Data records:
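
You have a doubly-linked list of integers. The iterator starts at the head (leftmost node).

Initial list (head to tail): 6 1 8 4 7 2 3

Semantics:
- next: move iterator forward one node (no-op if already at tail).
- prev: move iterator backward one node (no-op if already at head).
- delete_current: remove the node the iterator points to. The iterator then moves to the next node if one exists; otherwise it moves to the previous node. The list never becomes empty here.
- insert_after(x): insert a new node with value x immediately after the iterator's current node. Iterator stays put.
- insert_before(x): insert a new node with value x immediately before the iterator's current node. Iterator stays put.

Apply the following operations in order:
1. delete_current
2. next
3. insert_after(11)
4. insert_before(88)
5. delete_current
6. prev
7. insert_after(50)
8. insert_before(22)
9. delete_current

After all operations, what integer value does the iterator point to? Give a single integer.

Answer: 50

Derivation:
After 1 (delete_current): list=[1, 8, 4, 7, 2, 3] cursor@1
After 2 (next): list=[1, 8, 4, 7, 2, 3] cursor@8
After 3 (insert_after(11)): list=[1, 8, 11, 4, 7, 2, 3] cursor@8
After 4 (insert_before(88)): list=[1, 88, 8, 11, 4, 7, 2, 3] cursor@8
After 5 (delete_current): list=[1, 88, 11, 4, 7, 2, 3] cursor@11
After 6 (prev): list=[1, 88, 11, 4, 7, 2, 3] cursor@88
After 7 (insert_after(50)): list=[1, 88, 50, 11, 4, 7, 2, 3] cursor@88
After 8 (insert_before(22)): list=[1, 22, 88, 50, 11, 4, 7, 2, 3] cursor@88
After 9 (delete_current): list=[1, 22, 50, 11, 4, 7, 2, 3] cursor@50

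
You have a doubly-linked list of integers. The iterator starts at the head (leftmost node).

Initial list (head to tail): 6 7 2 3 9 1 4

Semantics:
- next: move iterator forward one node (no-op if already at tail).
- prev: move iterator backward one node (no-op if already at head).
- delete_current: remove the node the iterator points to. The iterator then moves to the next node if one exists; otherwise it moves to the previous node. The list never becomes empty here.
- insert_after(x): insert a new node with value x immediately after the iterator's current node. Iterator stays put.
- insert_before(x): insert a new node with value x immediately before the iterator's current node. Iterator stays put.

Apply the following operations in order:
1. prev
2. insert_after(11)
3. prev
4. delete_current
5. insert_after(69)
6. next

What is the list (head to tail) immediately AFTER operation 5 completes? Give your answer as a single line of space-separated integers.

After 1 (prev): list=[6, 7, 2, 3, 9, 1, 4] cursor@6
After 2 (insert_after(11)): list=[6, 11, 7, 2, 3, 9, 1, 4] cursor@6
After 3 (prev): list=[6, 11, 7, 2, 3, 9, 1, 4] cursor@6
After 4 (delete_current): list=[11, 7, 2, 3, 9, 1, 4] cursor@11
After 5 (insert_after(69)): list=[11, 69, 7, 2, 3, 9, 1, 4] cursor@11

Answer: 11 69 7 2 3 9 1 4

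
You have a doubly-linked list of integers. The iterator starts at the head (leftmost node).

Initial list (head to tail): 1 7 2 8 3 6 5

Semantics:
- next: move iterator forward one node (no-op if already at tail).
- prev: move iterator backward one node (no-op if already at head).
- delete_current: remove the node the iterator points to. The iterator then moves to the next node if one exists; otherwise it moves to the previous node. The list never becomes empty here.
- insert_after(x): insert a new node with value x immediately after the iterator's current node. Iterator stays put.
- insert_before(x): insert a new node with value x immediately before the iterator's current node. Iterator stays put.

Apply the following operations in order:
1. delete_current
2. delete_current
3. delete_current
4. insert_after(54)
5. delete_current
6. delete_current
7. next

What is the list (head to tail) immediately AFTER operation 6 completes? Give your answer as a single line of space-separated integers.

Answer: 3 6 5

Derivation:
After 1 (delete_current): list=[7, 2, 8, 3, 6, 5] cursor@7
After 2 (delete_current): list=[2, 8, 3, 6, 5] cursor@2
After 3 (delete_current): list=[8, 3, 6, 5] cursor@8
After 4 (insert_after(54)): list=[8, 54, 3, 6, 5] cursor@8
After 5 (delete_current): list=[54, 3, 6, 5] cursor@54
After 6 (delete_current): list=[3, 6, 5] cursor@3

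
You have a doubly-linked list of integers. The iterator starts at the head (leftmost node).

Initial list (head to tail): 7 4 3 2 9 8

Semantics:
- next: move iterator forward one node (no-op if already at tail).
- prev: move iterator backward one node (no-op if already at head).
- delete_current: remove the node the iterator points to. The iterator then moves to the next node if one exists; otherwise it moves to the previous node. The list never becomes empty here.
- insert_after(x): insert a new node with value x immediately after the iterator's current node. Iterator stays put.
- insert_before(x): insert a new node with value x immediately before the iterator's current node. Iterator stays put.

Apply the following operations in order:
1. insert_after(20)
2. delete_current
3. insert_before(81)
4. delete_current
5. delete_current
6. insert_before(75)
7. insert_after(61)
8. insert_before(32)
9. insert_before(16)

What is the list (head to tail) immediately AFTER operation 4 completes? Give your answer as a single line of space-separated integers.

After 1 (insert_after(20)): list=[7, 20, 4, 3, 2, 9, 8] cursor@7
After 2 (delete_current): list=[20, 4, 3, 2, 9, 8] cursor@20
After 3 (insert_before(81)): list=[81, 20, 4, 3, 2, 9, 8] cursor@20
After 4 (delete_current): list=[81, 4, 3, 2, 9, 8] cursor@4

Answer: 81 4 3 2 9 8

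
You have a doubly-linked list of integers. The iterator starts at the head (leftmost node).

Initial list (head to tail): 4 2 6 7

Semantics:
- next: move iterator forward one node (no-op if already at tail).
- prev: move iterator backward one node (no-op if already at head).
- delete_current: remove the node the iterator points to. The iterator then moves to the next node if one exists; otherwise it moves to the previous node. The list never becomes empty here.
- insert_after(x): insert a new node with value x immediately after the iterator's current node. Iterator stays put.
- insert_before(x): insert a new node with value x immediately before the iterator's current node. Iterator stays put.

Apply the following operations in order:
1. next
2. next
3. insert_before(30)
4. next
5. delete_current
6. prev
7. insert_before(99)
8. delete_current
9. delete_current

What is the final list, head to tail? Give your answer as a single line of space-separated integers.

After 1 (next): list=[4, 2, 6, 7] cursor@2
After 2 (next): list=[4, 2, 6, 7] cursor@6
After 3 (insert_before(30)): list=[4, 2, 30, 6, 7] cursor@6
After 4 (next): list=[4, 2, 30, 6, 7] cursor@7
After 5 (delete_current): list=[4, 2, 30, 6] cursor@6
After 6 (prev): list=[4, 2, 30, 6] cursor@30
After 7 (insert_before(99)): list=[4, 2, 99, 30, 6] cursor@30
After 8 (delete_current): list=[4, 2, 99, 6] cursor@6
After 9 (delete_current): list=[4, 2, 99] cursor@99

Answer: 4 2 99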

**TASK REQUIREMENTS**. For every record above, print an exact copy.

**RESULT OF THE EXERCISE**.
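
You have a doubly-linked list of integers. The iterator starts at the head (leftmost node).

Initial list (head to tail): 6 1 8 4 7 2 3

Semantics:
- next: move iterator forward one node (no-op if already at tail).
- prev: move iterator backward one node (no-op if already at head).
- delete_current: remove the node the iterator points to. The iterator then moves to the next node if one exists; otherwise it moves to the previous node. The list never becomes empty here.
- insert_after(x): insert a new node with value x immediately after the iterator's current node. Iterator stays put.
- insert_before(x): insert a new node with value x immediately before the iterator's current node. Iterator stays put.

Apply the following operations in order:
1. delete_current
2. next
3. insert_after(11)
4. insert_before(88)
5. delete_current
6. prev
7. insert_after(50)
8. insert_before(22)
9. delete_current

After all operations, what integer value does the iterator point to? Give a single integer.

Answer: 50

Derivation:
After 1 (delete_current): list=[1, 8, 4, 7, 2, 3] cursor@1
After 2 (next): list=[1, 8, 4, 7, 2, 3] cursor@8
After 3 (insert_after(11)): list=[1, 8, 11, 4, 7, 2, 3] cursor@8
After 4 (insert_before(88)): list=[1, 88, 8, 11, 4, 7, 2, 3] cursor@8
After 5 (delete_current): list=[1, 88, 11, 4, 7, 2, 3] cursor@11
After 6 (prev): list=[1, 88, 11, 4, 7, 2, 3] cursor@88
After 7 (insert_after(50)): list=[1, 88, 50, 11, 4, 7, 2, 3] cursor@88
After 8 (insert_before(22)): list=[1, 22, 88, 50, 11, 4, 7, 2, 3] cursor@88
After 9 (delete_current): list=[1, 22, 50, 11, 4, 7, 2, 3] cursor@50

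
You have a doubly-linked list of integers. The iterator starts at the head (leftmost node).

Initial list (head to tail): 6 7 2 3 9 1 4

Semantics:
- next: move iterator forward one node (no-op if already at tail).
- prev: move iterator backward one node (no-op if already at head).
- delete_current: remove the node the iterator points to. The iterator then moves to the next node if one exists; otherwise it moves to the previous node. The list never becomes empty here.
- insert_after(x): insert a new node with value x immediately after the iterator's current node. Iterator stays put.
- insert_before(x): insert a new node with value x immediately before the iterator's current node. Iterator stays put.

Apply the following operations in order:
1. prev
2. insert_after(11)
3. prev
4. delete_current
5. insert_after(69)
6. next

What is the list (head to tail) immediately AFTER operation 5 completes? Give your answer as a single line of space-separated integers.

After 1 (prev): list=[6, 7, 2, 3, 9, 1, 4] cursor@6
After 2 (insert_after(11)): list=[6, 11, 7, 2, 3, 9, 1, 4] cursor@6
After 3 (prev): list=[6, 11, 7, 2, 3, 9, 1, 4] cursor@6
After 4 (delete_current): list=[11, 7, 2, 3, 9, 1, 4] cursor@11
After 5 (insert_after(69)): list=[11, 69, 7, 2, 3, 9, 1, 4] cursor@11

Answer: 11 69 7 2 3 9 1 4

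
You have a doubly-linked list of integers. The iterator starts at the head (leftmost node).

Initial list (head to tail): 1 7 2 8 3 6 5

Semantics:
- next: move iterator forward one node (no-op if already at tail).
- prev: move iterator backward one node (no-op if already at head).
- delete_current: remove the node the iterator points to. The iterator then moves to the next node if one exists; otherwise it moves to the previous node. The list never becomes empty here.
- insert_after(x): insert a new node with value x immediately after the iterator's current node. Iterator stays put.
- insert_before(x): insert a new node with value x immediately before the iterator's current node. Iterator stays put.

Apply the following operations in order:
1. delete_current
2. delete_current
3. delete_current
4. insert_after(54)
5. delete_current
6. delete_current
7. next

What is the list (head to tail) immediately AFTER operation 6 completes? Give your answer as a single line of space-separated integers.

Answer: 3 6 5

Derivation:
After 1 (delete_current): list=[7, 2, 8, 3, 6, 5] cursor@7
After 2 (delete_current): list=[2, 8, 3, 6, 5] cursor@2
After 3 (delete_current): list=[8, 3, 6, 5] cursor@8
After 4 (insert_after(54)): list=[8, 54, 3, 6, 5] cursor@8
After 5 (delete_current): list=[54, 3, 6, 5] cursor@54
After 6 (delete_current): list=[3, 6, 5] cursor@3

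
You have a doubly-linked list of integers. The iterator starts at the head (leftmost node).

Initial list (head to tail): 7 4 3 2 9 8

Semantics:
- next: move iterator forward one node (no-op if already at tail).
- prev: move iterator backward one node (no-op if already at head).
- delete_current: remove the node the iterator points to. The iterator then moves to the next node if one exists; otherwise it moves to the previous node. The list never becomes empty here.
- insert_after(x): insert a new node with value x immediately after the iterator's current node. Iterator stays put.
- insert_before(x): insert a new node with value x immediately before the iterator's current node. Iterator stays put.

Apply the following operations in order:
1. insert_after(20)
2. delete_current
3. insert_before(81)
4. delete_current
5. delete_current
6. insert_before(75)
7. insert_after(61)
8. insert_before(32)
9. insert_before(16)

What is the list (head to tail) immediately AFTER operation 4 completes? Give your answer as a single line of space-separated integers.

After 1 (insert_after(20)): list=[7, 20, 4, 3, 2, 9, 8] cursor@7
After 2 (delete_current): list=[20, 4, 3, 2, 9, 8] cursor@20
After 3 (insert_before(81)): list=[81, 20, 4, 3, 2, 9, 8] cursor@20
After 4 (delete_current): list=[81, 4, 3, 2, 9, 8] cursor@4

Answer: 81 4 3 2 9 8

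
You have a doubly-linked list of integers. The iterator starts at the head (leftmost node).

Initial list (head to tail): 4 2 6 7

Semantics:
- next: move iterator forward one node (no-op if already at tail).
- prev: move iterator backward one node (no-op if already at head).
- delete_current: remove the node the iterator points to. The iterator then moves to the next node if one exists; otherwise it moves to the previous node. The list never becomes empty here.
- insert_after(x): insert a new node with value x immediately after the iterator's current node. Iterator stays put.
- insert_before(x): insert a new node with value x immediately before the iterator's current node. Iterator stays put.

Apply the following operations in order:
1. next
2. next
3. insert_before(30)
4. next
5. delete_current
6. prev
7. insert_before(99)
8. delete_current
9. delete_current

What is the final list, head to tail? Give your answer as a single line of space-separated integers.

After 1 (next): list=[4, 2, 6, 7] cursor@2
After 2 (next): list=[4, 2, 6, 7] cursor@6
After 3 (insert_before(30)): list=[4, 2, 30, 6, 7] cursor@6
After 4 (next): list=[4, 2, 30, 6, 7] cursor@7
After 5 (delete_current): list=[4, 2, 30, 6] cursor@6
After 6 (prev): list=[4, 2, 30, 6] cursor@30
After 7 (insert_before(99)): list=[4, 2, 99, 30, 6] cursor@30
After 8 (delete_current): list=[4, 2, 99, 6] cursor@6
After 9 (delete_current): list=[4, 2, 99] cursor@99

Answer: 4 2 99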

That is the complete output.